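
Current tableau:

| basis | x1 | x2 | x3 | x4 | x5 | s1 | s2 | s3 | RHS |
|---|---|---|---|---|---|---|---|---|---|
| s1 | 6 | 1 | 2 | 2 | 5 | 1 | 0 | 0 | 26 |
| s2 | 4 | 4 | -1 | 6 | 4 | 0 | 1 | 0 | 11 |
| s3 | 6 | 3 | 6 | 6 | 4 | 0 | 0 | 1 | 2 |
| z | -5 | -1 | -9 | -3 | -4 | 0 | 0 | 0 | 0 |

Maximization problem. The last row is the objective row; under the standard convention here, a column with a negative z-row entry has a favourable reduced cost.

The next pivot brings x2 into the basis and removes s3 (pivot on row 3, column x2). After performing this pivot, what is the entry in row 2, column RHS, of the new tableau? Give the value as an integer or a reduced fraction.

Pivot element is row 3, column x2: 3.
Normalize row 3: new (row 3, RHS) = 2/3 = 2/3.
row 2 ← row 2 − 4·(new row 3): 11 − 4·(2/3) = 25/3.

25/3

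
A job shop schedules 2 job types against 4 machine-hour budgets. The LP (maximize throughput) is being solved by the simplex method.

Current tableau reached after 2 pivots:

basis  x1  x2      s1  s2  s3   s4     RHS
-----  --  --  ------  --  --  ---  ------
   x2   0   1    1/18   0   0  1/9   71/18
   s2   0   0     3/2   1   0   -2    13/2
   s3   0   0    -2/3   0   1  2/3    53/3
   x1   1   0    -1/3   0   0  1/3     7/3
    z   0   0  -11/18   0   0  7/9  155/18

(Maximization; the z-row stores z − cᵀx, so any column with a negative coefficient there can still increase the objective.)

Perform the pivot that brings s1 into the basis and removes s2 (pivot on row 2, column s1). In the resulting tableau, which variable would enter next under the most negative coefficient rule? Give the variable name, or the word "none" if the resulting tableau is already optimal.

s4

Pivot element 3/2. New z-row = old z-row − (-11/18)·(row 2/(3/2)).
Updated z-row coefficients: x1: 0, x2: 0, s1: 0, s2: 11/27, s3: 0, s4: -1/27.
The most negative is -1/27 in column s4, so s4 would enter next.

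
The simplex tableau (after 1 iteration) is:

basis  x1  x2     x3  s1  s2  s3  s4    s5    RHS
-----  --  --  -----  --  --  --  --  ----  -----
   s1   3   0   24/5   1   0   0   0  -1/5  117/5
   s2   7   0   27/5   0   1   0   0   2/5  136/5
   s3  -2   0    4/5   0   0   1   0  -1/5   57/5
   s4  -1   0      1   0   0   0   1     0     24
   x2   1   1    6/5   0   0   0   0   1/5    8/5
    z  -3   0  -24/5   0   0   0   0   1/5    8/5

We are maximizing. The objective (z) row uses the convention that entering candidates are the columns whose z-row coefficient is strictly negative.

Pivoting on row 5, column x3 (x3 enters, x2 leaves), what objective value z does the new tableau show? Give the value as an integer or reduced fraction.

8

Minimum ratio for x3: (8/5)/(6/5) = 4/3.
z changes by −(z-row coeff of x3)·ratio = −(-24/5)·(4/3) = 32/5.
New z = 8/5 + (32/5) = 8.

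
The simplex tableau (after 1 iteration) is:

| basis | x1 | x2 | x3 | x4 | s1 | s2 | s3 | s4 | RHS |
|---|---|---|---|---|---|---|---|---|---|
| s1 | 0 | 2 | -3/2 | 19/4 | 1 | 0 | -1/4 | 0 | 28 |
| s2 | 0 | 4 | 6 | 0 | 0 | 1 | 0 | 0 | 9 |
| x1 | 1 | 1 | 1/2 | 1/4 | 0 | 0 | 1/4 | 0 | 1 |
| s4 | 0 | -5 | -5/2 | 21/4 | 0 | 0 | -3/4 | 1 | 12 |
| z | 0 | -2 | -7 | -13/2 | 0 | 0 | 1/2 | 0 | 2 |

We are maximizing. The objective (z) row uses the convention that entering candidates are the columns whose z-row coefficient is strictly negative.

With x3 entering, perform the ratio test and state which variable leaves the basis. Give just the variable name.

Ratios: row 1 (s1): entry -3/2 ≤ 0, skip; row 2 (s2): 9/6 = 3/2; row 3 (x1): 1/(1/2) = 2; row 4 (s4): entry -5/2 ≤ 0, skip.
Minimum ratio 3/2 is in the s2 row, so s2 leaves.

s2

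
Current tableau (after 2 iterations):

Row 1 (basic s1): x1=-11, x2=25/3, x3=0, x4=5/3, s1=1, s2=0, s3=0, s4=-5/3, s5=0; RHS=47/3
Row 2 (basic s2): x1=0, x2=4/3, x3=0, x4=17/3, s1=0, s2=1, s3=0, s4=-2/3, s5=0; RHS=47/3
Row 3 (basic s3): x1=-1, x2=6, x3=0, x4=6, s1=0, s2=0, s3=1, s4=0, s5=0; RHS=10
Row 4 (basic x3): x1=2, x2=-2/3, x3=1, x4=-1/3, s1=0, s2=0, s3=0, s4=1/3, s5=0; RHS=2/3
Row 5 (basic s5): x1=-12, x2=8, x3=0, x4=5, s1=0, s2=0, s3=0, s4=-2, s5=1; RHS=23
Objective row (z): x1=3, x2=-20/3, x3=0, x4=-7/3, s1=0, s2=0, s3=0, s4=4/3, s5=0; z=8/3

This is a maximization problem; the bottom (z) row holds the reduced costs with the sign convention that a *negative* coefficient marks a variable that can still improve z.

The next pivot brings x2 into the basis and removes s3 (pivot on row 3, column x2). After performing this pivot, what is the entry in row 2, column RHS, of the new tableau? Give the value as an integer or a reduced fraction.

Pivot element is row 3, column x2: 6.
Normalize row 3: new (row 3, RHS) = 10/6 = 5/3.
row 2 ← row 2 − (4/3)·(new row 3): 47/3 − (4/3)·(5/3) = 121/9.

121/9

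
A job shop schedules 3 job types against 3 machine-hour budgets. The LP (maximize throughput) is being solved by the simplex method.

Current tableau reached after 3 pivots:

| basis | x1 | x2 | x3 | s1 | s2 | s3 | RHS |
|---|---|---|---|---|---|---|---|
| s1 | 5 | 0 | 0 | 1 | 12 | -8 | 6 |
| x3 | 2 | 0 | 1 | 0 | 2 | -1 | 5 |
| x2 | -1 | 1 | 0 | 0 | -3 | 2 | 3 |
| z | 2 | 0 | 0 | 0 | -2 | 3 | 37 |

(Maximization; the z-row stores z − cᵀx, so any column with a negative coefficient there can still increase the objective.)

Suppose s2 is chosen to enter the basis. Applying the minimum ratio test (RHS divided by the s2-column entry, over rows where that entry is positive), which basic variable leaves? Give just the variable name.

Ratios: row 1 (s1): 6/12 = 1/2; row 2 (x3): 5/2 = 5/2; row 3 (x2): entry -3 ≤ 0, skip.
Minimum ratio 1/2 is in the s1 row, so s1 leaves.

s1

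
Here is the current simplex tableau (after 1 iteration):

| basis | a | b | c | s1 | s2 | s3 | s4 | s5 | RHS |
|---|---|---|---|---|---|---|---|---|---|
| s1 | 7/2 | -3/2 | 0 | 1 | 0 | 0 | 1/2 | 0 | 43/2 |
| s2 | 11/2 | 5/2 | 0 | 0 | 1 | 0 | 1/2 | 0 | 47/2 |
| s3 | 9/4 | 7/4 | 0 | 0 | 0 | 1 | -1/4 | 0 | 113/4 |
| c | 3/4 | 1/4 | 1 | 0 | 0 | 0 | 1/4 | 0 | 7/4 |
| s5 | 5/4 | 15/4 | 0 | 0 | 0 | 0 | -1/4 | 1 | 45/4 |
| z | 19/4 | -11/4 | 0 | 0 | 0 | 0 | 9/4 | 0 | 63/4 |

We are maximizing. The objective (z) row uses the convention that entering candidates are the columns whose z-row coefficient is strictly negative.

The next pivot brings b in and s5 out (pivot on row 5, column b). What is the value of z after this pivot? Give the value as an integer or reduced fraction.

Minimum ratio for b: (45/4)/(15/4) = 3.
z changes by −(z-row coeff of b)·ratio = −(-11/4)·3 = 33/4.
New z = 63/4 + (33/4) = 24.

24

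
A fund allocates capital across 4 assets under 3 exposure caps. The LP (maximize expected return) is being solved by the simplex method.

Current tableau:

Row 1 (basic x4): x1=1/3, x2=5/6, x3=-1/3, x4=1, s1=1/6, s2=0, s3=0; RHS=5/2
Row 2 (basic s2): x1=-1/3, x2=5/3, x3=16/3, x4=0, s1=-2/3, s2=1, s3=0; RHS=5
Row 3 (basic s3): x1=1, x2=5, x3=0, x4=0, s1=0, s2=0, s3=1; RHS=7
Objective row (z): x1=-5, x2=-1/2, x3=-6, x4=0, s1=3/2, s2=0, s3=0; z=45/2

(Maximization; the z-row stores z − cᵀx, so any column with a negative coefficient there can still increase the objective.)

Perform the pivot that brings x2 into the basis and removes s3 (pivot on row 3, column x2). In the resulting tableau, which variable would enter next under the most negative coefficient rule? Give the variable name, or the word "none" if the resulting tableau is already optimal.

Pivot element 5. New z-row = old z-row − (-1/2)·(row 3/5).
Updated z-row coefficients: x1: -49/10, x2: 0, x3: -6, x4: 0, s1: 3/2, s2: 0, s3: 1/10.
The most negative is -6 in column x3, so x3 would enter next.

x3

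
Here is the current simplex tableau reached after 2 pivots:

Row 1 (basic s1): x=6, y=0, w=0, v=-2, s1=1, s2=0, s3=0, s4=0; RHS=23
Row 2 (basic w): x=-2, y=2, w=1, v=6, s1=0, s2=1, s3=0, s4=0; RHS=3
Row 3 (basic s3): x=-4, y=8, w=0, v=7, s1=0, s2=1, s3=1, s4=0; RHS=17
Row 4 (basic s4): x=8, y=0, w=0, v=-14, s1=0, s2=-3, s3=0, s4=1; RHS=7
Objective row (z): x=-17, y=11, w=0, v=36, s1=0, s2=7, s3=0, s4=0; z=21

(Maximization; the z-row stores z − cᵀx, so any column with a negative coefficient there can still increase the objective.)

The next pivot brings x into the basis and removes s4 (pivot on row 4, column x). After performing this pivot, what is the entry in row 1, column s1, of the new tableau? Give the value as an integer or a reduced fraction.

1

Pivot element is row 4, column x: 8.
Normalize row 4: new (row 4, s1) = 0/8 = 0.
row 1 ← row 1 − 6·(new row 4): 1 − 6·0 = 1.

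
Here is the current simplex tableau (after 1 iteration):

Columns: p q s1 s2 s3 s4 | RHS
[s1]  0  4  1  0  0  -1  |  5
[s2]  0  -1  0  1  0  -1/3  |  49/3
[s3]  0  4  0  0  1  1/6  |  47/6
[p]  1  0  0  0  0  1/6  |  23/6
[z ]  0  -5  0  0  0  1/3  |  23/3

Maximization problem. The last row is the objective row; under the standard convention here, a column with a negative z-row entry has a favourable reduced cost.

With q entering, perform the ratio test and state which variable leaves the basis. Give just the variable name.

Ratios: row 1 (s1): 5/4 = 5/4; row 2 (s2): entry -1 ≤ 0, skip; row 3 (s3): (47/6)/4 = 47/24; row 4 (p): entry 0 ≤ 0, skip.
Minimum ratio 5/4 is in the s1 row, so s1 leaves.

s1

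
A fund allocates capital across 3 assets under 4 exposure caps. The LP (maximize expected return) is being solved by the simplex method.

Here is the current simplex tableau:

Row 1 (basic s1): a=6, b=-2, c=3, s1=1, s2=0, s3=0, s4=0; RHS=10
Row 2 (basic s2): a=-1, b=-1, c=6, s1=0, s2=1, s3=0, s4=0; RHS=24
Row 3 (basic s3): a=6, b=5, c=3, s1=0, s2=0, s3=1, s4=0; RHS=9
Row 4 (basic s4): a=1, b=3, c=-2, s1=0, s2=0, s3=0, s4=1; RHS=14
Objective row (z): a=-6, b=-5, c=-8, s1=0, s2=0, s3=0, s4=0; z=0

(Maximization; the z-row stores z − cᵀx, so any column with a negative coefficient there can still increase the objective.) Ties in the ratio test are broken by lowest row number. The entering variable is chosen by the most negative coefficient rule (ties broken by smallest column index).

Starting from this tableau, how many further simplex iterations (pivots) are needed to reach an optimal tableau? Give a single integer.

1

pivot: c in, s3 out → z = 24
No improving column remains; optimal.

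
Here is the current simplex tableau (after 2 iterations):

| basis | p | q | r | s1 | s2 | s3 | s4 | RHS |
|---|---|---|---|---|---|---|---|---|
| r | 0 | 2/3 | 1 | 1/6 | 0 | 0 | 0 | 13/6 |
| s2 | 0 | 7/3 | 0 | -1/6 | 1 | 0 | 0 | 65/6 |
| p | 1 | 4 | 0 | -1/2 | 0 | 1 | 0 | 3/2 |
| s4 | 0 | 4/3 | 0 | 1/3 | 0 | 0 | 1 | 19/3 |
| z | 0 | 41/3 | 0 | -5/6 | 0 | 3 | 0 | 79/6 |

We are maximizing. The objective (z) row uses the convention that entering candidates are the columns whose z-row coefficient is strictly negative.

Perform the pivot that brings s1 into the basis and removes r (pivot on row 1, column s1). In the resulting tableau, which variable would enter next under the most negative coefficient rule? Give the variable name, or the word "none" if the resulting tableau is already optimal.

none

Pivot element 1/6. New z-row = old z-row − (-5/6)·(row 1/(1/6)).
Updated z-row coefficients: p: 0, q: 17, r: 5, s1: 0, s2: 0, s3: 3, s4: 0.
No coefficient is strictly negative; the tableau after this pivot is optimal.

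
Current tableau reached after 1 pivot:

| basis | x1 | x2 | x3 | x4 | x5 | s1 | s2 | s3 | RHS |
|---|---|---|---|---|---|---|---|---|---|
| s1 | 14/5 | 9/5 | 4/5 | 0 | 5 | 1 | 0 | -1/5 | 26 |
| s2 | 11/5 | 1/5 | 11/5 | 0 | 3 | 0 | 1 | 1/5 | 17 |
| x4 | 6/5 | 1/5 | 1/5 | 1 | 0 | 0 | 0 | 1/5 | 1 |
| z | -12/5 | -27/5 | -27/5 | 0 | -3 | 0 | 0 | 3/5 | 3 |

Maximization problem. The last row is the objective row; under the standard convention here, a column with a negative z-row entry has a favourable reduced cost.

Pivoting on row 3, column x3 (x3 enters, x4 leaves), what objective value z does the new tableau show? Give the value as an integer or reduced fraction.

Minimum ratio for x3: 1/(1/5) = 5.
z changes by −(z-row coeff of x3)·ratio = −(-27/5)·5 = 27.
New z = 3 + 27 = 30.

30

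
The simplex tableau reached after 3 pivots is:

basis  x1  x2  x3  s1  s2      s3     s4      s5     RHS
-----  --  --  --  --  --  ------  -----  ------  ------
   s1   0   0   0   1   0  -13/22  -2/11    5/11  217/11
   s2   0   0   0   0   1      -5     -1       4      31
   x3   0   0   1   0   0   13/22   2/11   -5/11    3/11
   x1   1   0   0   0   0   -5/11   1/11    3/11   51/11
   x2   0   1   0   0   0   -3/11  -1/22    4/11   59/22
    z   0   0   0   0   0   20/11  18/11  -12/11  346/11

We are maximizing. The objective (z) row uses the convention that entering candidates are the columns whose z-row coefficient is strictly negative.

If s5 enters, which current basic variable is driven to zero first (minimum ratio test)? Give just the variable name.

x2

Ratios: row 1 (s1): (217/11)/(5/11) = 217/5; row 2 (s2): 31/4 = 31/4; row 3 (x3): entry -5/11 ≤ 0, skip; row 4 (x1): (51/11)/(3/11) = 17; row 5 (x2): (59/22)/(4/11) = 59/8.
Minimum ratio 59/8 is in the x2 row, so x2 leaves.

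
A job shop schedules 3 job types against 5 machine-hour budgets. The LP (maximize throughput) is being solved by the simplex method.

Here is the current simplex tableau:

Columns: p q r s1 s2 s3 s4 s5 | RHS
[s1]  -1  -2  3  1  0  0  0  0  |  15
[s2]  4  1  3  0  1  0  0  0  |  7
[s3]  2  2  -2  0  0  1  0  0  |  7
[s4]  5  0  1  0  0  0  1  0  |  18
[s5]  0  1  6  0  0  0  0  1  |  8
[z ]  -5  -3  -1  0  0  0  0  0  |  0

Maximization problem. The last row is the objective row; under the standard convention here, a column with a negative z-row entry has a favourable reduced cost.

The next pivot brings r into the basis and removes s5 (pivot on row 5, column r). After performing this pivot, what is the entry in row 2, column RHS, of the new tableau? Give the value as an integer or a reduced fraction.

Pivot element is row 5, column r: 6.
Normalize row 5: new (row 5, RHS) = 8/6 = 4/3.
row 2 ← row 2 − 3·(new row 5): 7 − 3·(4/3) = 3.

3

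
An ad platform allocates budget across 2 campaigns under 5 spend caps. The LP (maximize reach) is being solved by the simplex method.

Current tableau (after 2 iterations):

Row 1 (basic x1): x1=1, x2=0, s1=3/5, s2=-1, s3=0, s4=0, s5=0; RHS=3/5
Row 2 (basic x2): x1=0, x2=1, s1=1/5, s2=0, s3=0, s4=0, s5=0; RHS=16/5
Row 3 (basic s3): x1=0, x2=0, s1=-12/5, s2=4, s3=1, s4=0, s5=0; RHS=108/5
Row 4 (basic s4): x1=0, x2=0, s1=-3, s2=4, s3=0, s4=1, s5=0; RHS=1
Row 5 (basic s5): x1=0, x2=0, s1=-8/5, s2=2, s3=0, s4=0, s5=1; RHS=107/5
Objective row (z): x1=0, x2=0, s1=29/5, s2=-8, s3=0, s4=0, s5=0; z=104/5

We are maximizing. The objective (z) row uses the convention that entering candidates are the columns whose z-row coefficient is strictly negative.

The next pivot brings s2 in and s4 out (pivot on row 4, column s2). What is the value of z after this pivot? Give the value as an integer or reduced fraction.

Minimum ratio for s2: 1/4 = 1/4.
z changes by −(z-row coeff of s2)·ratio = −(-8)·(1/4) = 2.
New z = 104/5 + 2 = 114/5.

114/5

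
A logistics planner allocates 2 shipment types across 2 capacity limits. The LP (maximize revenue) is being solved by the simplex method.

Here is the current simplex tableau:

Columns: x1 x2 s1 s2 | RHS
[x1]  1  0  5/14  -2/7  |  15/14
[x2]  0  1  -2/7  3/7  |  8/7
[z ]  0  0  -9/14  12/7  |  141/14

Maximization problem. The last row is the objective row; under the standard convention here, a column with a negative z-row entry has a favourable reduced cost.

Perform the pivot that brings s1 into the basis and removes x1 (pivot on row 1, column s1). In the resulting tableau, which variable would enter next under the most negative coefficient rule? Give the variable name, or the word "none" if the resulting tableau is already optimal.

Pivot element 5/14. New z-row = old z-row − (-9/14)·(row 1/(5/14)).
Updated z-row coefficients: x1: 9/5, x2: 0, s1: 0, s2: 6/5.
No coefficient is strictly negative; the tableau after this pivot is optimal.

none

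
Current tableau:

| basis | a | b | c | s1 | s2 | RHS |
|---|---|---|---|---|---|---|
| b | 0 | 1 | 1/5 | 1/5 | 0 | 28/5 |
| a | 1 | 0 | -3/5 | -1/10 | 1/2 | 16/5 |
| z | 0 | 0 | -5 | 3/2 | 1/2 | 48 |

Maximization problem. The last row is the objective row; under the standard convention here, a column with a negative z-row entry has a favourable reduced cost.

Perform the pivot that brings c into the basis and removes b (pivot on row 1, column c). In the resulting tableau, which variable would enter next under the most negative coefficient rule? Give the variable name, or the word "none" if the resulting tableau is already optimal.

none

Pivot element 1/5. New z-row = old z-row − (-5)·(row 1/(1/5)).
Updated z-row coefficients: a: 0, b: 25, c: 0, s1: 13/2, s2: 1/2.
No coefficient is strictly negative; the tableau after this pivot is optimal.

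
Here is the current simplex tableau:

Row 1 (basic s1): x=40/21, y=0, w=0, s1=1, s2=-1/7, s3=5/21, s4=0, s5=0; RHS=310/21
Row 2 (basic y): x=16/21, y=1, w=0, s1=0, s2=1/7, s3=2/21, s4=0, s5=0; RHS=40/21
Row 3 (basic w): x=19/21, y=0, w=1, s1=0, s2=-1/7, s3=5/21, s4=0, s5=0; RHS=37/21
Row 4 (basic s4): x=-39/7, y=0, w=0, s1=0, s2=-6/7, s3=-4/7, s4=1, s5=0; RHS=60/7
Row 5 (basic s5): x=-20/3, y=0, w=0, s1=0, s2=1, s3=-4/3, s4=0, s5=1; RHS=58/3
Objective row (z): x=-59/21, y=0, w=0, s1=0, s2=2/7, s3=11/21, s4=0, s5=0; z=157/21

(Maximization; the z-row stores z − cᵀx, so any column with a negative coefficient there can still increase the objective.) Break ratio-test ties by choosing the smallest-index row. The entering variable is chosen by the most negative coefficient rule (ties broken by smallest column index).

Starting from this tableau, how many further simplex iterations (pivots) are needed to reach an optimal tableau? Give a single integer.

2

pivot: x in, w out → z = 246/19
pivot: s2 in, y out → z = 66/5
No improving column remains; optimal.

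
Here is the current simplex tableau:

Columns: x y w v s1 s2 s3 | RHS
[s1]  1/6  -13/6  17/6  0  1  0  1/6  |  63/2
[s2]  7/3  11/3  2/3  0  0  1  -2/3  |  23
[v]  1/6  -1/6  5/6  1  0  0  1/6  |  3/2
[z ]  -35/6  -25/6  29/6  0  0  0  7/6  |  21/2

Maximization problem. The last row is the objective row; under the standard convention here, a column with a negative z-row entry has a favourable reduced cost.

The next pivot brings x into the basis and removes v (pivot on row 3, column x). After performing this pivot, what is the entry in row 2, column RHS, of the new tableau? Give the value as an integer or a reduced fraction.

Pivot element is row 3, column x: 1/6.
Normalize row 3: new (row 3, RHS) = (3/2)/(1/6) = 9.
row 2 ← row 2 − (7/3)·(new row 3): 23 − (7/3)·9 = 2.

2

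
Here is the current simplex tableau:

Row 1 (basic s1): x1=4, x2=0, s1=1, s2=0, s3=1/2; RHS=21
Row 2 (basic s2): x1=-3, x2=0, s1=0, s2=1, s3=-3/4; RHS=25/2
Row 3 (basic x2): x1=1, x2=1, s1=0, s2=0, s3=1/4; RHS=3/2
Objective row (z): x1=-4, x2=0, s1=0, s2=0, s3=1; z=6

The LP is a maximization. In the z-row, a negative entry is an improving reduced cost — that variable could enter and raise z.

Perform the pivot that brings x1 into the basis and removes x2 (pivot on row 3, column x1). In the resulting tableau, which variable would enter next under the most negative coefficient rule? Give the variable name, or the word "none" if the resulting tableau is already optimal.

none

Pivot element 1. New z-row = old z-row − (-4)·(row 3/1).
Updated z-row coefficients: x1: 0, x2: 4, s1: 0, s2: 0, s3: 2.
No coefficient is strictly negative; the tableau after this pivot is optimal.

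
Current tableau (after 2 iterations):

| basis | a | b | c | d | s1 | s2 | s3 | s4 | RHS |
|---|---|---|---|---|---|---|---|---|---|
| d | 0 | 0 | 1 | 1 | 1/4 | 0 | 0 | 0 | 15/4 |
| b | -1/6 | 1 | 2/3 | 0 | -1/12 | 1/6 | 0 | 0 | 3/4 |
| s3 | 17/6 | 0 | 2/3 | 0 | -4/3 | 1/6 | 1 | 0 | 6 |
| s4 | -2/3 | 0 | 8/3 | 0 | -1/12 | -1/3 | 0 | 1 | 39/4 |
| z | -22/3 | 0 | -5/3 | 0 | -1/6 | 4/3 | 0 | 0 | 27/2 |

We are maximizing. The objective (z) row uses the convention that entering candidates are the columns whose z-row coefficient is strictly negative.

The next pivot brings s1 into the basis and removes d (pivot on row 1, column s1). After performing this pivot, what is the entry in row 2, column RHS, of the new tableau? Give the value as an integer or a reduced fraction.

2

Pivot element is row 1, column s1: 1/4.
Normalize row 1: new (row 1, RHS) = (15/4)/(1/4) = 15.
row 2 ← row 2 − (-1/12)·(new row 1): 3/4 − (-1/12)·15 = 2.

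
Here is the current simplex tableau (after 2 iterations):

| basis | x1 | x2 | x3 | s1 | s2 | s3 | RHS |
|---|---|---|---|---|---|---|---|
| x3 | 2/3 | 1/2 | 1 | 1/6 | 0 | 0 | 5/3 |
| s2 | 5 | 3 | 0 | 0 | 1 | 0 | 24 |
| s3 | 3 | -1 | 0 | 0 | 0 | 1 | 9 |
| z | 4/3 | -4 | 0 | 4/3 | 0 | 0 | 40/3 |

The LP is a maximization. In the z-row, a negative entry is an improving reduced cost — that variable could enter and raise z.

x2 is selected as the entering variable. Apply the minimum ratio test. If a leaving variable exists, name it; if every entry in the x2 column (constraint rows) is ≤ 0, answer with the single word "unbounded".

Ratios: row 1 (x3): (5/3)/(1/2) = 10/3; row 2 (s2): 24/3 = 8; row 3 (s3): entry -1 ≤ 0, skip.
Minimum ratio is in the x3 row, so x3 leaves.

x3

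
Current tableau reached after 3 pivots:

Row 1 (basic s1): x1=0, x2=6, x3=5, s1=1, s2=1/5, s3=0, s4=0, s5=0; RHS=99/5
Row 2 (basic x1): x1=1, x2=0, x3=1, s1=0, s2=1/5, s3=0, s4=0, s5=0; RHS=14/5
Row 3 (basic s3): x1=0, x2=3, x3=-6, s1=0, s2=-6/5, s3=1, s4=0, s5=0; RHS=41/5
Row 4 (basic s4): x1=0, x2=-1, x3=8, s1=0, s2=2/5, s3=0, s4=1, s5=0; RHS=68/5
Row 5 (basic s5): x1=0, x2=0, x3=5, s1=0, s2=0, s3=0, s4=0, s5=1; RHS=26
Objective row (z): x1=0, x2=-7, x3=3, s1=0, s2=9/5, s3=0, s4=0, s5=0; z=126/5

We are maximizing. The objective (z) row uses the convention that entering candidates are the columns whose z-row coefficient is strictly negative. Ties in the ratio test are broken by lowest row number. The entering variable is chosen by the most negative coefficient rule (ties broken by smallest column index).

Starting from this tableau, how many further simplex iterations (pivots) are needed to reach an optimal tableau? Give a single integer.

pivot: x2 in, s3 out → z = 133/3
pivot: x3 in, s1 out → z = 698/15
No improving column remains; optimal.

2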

§ Description of the task
Within the data above, the span starting at the line containing "A job shop schedules 3 job types against 3" and ending at the line containing "s2=1, s3=0; RHS=5" is to be retyped exactly, with no other lines.

§ Output for this task
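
A job shop schedules 3 job types against 3 machine-hour budgets. The LP (maximize throughput) is being solved by the simplex method.

Current tableau reached after 3 pivots:

| basis | x1 | x2 | x3 | s1 | s2 | s3 | RHS |
|---|---|---|---|---|---|---|---|
| s1 | 5 | 0 | 0 | 1 | 12 | -8 | 6 |
| x3 | 2 | 0 | 1 | 0 | 2 | -1 | 5 |
| x2 | -1 | 1 | 0 | 0 | -3 | 2 | 3 |
| z | 2 | 0 | 0 | 0 | -2 | 3 | 37 |

(Maximization; the z-row stores z − cᵀx, so any column with a negative coefficient there can still increase the objective.)

Suppose s2 is chosen to enter the basis. Applying the minimum ratio test (RHS divided by the s2-column entry, over rows where that entry is positive), which basic variable leaves? Give just the variable name.

Ratios: row 1 (s1): 6/12 = 1/2; row 2 (x3): 5/2 = 5/2; row 3 (x2): entry -3 ≤ 0, skip.
Minimum ratio 1/2 is in the s1 row, so s1 leaves.

s1

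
Here is the current simplex tableau (after 1 iteration):

| basis | a | b | c | s1 | s2 | s3 | s4 | s5 | RHS |
|---|---|---|---|---|---|---|---|---|---|
| s1 | 7/2 | -3/2 | 0 | 1 | 0 | 0 | 1/2 | 0 | 43/2 |
| s2 | 11/2 | 5/2 | 0 | 0 | 1 | 0 | 1/2 | 0 | 47/2 |
| s3 | 9/4 | 7/4 | 0 | 0 | 0 | 1 | -1/4 | 0 | 113/4 |
| c | 3/4 | 1/4 | 1 | 0 | 0 | 0 | 1/4 | 0 | 7/4 |
| s5 | 5/4 | 15/4 | 0 | 0 | 0 | 0 | -1/4 | 1 | 45/4 |
| z | 19/4 | -11/4 | 0 | 0 | 0 | 0 | 9/4 | 0 | 63/4 |

We are maximizing. The objective (z) row uses the convention that entering candidates are the columns whose z-row coefficient is strictly negative.

The next pivot brings b in and s5 out (pivot on row 5, column b). What is the value of z after this pivot? Give the value as an integer or reduced fraction.

Minimum ratio for b: (45/4)/(15/4) = 3.
z changes by −(z-row coeff of b)·ratio = −(-11/4)·3 = 33/4.
New z = 63/4 + (33/4) = 24.

24

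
A fund allocates capital across 4 assets under 3 exposure caps. The LP (maximize expected return) is being solved by the simplex method.

Current tableau:

Row 1 (basic x4): x1=1/3, x2=5/6, x3=-1/3, x4=1, s1=1/6, s2=0, s3=0; RHS=5/2
Row 2 (basic s2): x1=-1/3, x2=5/3, x3=16/3, x4=0, s1=-2/3, s2=1, s3=0; RHS=5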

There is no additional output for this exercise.